- **About this task**: Would you print out every entry exactly as given?

- **Supplied data**:
_ _ _ _ _ _ _
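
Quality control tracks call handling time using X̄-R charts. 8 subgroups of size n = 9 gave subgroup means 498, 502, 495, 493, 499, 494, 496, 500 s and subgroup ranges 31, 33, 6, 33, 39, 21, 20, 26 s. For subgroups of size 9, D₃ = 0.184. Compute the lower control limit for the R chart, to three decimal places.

R̄ = (31 + 33 + 6 + 33 + 39 + 21 + 20 + 26) / 8 = 209.0000 / 8 = 26.1250
LCL_R = D₃·R̄ = 0.184 × 26.1250 = 4.8070

4.807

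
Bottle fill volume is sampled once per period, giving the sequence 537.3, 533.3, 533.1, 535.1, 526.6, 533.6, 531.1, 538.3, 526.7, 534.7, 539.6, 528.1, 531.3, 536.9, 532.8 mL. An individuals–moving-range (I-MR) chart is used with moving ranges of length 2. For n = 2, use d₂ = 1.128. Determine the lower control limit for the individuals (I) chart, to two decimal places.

X̄ = (537.3 + 533.3 + 533.1 + 535.1 + 526.6 + 533.6 + 531.1 + 538.3 + 526.7 + 534.7 + 539.6 + 528.1 + 531.3 + 536.9 + 532.8) / 15 = 533.2333
Moving ranges: 4.0, 0.2, 2.0, 8.5, 7.0, 2.5, 7.2, 11.6, 8.0, 4.9, 11.5, 3.2, 5.6, 4.1; M̄R̄ = 80.3000 / 14 = 5.7357
LCL = X̄ − 3·M̄R̄/d₂ = 533.2333 − 3 × 5.7357 / 1.128 = 517.9788

517.98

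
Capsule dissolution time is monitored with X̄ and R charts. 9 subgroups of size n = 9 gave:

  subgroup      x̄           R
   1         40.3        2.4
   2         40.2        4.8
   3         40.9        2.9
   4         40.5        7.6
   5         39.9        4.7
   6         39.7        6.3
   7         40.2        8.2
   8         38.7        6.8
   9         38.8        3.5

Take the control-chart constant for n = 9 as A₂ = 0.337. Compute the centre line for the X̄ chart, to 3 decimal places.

39.911

X̄̄ = (40.3 + 40.2 + 40.9 + 40.5 + 39.9 + 39.7 + 40.2 + 38.7 + 38.8) / 9 = 359.2000 / 9 = 39.9111
CL = X̄̄ = 39.9111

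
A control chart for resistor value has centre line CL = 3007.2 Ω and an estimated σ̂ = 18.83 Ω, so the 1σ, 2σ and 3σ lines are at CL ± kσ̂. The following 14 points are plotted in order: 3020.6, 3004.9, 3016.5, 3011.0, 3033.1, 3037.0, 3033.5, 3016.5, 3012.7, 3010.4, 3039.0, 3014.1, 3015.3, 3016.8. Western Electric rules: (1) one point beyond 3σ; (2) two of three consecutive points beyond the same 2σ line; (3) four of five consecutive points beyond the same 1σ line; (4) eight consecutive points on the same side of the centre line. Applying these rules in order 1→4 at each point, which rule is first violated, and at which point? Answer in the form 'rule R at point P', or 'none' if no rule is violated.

rule 4 at point 10

Zone of each point (C = within 1σ̂, B = 1σ̂–2σ̂, A = 2σ̂–3σ̂, * = beyond 3σ̂; sign = side of CL): 1:+C, 2:-C, 3:+C, 4:+C, 5:+B, 6:+B, 7:+B, 8:+C, 9:+C, 10:+C, 11:+B, 12:+C, 13:+C, 14:+C
Rule 4 (eight consecutive points on the same side of the centre line) is satisfied at point 10.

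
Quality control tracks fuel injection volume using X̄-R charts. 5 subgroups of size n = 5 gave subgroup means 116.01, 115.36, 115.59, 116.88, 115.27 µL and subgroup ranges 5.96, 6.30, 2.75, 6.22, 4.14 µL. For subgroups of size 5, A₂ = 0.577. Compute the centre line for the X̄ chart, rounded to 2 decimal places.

115.82

X̄̄ = (116.01 + 115.36 + 115.59 + 116.88 + 115.27) / 5 = 579.1100 / 5 = 115.8220
CL = X̄̄ = 115.8220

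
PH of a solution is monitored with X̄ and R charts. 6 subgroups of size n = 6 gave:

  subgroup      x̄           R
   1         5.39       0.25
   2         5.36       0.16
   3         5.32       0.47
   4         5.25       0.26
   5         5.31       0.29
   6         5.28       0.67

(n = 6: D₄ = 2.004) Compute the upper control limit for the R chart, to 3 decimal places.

R̄ = (0.25 + 0.16 + 0.47 + 0.26 + 0.29 + 0.67) / 6 = 2.1000 / 6 = 0.3500
UCL_R = D₄·R̄ = 2.004 × 0.3500 = 0.7014

0.701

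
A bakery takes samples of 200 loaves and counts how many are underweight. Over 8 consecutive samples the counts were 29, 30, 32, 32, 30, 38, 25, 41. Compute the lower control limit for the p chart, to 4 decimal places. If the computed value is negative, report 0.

p̄ = Σdᵢ / (k·n) = 257 / (8 × 200) = 0.16062
LCL = p̄ − 3·√(p̄(1−p̄)/n) = 0.16062 − 3 × 0.02596 = 0.08273

0.0827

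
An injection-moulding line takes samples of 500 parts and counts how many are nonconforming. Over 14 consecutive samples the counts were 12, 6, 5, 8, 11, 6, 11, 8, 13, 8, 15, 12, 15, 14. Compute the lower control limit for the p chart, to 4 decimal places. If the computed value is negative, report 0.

p̄ = Σdᵢ / (k·n) = 144 / (14 × 500) = 0.02057
LCL = p̄ − 3·√(p̄(1−p̄)/n) = 0.02057 − 3 × 0.00635 = 0.00153

0.0015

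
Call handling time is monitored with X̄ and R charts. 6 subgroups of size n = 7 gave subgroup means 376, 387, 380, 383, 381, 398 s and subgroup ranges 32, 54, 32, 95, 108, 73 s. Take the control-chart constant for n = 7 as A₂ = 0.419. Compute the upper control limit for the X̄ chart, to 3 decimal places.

411.681

X̄̄ = (376 + 387 + 380 + 383 + 381 + 398) / 6 = 2305.0000 / 6 = 384.1667
R̄ = (32 + 54 + 32 + 95 + 108 + 73) / 6 = 394.0000 / 6 = 65.6667
UCL = X̄̄ + A₂·R̄ = 384.1667 + 0.419 × 65.6667 = 411.6810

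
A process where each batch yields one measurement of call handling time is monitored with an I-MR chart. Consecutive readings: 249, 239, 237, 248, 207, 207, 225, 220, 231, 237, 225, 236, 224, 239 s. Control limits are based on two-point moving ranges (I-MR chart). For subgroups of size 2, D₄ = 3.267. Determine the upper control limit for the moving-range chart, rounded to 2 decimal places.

38.70

Moving ranges: 10, 2, 11, 41, 0, 18, 5, 11, 6, 12, 11, 12, 15; M̄R̄ = 154.0000 / 13 = 11.8462
UCL_MR = D₄·M̄R̄ = 3.267 × 11.8462 = 38.7014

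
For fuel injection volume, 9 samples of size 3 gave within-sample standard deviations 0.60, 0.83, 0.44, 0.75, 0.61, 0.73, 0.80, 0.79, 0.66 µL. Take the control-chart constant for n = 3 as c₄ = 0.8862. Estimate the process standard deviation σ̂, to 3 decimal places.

0.779

s̄ = (0.60 + 0.83 + 0.44 + 0.75 + 0.61 + 0.73 + 0.80 + 0.79 + 0.66) / 9 = 0.6900
σ̂ = s̄ / c₄ = 0.6900 / 0.8862 = 0.7786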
_ _ _ _ _ _ _
- **Exercise answer**:
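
Quality control tracks call handling time using X̄-R charts. 8 subgroups of size n = 9 gave subgroup means 498, 502, 495, 493, 499, 494, 496, 500 s and subgroup ranges 31, 33, 6, 33, 39, 21, 20, 26 s. For subgroups of size 9, D₃ = 0.184. Compute the lower control limit for the R chart, to three decimal places.

R̄ = (31 + 33 + 6 + 33 + 39 + 21 + 20 + 26) / 8 = 209.0000 / 8 = 26.1250
LCL_R = D₃·R̄ = 0.184 × 26.1250 = 4.8070

4.807

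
Bottle fill volume is sampled once per period, giving the sequence 537.3, 533.3, 533.1, 535.1, 526.6, 533.6, 531.1, 538.3, 526.7, 534.7, 539.6, 528.1, 531.3, 536.9, 532.8 mL. An individuals–moving-range (I-MR) chart is used with moving ranges of length 2. For n = 2, use d₂ = 1.128. Determine the lower control limit for the individuals (I) chart, to two decimal places.

X̄ = (537.3 + 533.3 + 533.1 + 535.1 + 526.6 + 533.6 + 531.1 + 538.3 + 526.7 + 534.7 + 539.6 + 528.1 + 531.3 + 536.9 + 532.8) / 15 = 533.2333
Moving ranges: 4.0, 0.2, 2.0, 8.5, 7.0, 2.5, 7.2, 11.6, 8.0, 4.9, 11.5, 3.2, 5.6, 4.1; M̄R̄ = 80.3000 / 14 = 5.7357
LCL = X̄ − 3·M̄R̄/d₂ = 533.2333 − 3 × 5.7357 / 1.128 = 517.9788

517.98

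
Capsule dissolution time is monitored with X̄ and R charts. 9 subgroups of size n = 9 gave:

  subgroup      x̄           R
   1         40.3        2.4
   2         40.2        4.8
   3         40.9        2.9
   4         40.5        7.6
   5         39.9        4.7
   6         39.7        6.3
   7         40.2        8.2
   8         38.7        6.8
   9         38.8        3.5

Take the control-chart constant for n = 9 as A₂ = 0.337. Compute the centre line for the X̄ chart, to 3 decimal places.

39.911

X̄̄ = (40.3 + 40.2 + 40.9 + 40.5 + 39.9 + 39.7 + 40.2 + 38.7 + 38.8) / 9 = 359.2000 / 9 = 39.9111
CL = X̄̄ = 39.9111

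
A control chart for resistor value has centre line CL = 3007.2 Ω and an estimated σ̂ = 18.83 Ω, so the 1σ, 2σ and 3σ lines are at CL ± kσ̂. The following 14 points are plotted in order: 3020.6, 3004.9, 3016.5, 3011.0, 3033.1, 3037.0, 3033.5, 3016.5, 3012.7, 3010.4, 3039.0, 3014.1, 3015.3, 3016.8. Western Electric rules: (1) one point beyond 3σ; (2) two of three consecutive points beyond the same 2σ line; (3) four of five consecutive points beyond the same 1σ line; (4) eight consecutive points on the same side of the centre line. Applying these rules in order 1→4 at each point, which rule is first violated, and at which point? Answer in the form 'rule R at point P', or 'none' if no rule is violated.

rule 4 at point 10

Zone of each point (C = within 1σ̂, B = 1σ̂–2σ̂, A = 2σ̂–3σ̂, * = beyond 3σ̂; sign = side of CL): 1:+C, 2:-C, 3:+C, 4:+C, 5:+B, 6:+B, 7:+B, 8:+C, 9:+C, 10:+C, 11:+B, 12:+C, 13:+C, 14:+C
Rule 4 (eight consecutive points on the same side of the centre line) is satisfied at point 10.

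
Quality control tracks fuel injection volume using X̄-R charts. 5 subgroups of size n = 5 gave subgroup means 116.01, 115.36, 115.59, 116.88, 115.27 µL and subgroup ranges 5.96, 6.30, 2.75, 6.22, 4.14 µL. For subgroups of size 5, A₂ = 0.577. Compute the centre line for the X̄ chart, rounded to 2 decimal places.

115.82

X̄̄ = (116.01 + 115.36 + 115.59 + 116.88 + 115.27) / 5 = 579.1100 / 5 = 115.8220
CL = X̄̄ = 115.8220

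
PH of a solution is monitored with X̄ and R charts. 6 subgroups of size n = 6 gave:

  subgroup      x̄           R
   1         5.39       0.25
   2         5.36       0.16
   3         5.32       0.47
   4         5.25       0.26
   5         5.31       0.29
   6         5.28       0.67

(n = 6: D₄ = 2.004) Compute the upper control limit for the R chart, to 3 decimal places.

R̄ = (0.25 + 0.16 + 0.47 + 0.26 + 0.29 + 0.67) / 6 = 2.1000 / 6 = 0.3500
UCL_R = D₄·R̄ = 2.004 × 0.3500 = 0.7014

0.701

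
A bakery takes samples of 200 loaves and counts how many are underweight. Over 8 consecutive samples the counts were 29, 30, 32, 32, 30, 38, 25, 41. Compute the lower control limit for the p chart, to 4 decimal places. If the computed value is negative, report 0.

p̄ = Σdᵢ / (k·n) = 257 / (8 × 200) = 0.16062
LCL = p̄ − 3·√(p̄(1−p̄)/n) = 0.16062 − 3 × 0.02596 = 0.08273

0.0827

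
An injection-moulding line takes samples of 500 parts and counts how many are nonconforming. Over 14 consecutive samples the counts were 12, 6, 5, 8, 11, 6, 11, 8, 13, 8, 15, 12, 15, 14. Compute the lower control limit for the p chart, to 4 decimal places. If the computed value is negative, report 0.

p̄ = Σdᵢ / (k·n) = 144 / (14 × 500) = 0.02057
LCL = p̄ − 3·√(p̄(1−p̄)/n) = 0.02057 − 3 × 0.00635 = 0.00153

0.0015

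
Call handling time is monitored with X̄ and R charts. 6 subgroups of size n = 7 gave subgroup means 376, 387, 380, 383, 381, 398 s and subgroup ranges 32, 54, 32, 95, 108, 73 s. Take the control-chart constant for n = 7 as A₂ = 0.419. Compute the upper control limit for the X̄ chart, to 3 decimal places.

411.681

X̄̄ = (376 + 387 + 380 + 383 + 381 + 398) / 6 = 2305.0000 / 6 = 384.1667
R̄ = (32 + 54 + 32 + 95 + 108 + 73) / 6 = 394.0000 / 6 = 65.6667
UCL = X̄̄ + A₂·R̄ = 384.1667 + 0.419 × 65.6667 = 411.6810

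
A process where each batch yields one measurement of call handling time is monitored with an I-MR chart. Consecutive readings: 249, 239, 237, 248, 207, 207, 225, 220, 231, 237, 225, 236, 224, 239 s. Control limits are based on two-point moving ranges (I-MR chart). For subgroups of size 2, D₄ = 3.267. Determine the upper control limit for the moving-range chart, rounded to 2 decimal places.

38.70

Moving ranges: 10, 2, 11, 41, 0, 18, 5, 11, 6, 12, 11, 12, 15; M̄R̄ = 154.0000 / 13 = 11.8462
UCL_MR = D₄·M̄R̄ = 3.267 × 11.8462 = 38.7014

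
For fuel injection volume, 9 samples of size 3 gave within-sample standard deviations 0.60, 0.83, 0.44, 0.75, 0.61, 0.73, 0.80, 0.79, 0.66 µL. Take the control-chart constant for n = 3 as c₄ = 0.8862. Estimate the process standard deviation σ̂, to 3 decimal places.

0.779

s̄ = (0.60 + 0.83 + 0.44 + 0.75 + 0.61 + 0.73 + 0.80 + 0.79 + 0.66) / 9 = 0.6900
σ̂ = s̄ / c₄ = 0.6900 / 0.8862 = 0.7786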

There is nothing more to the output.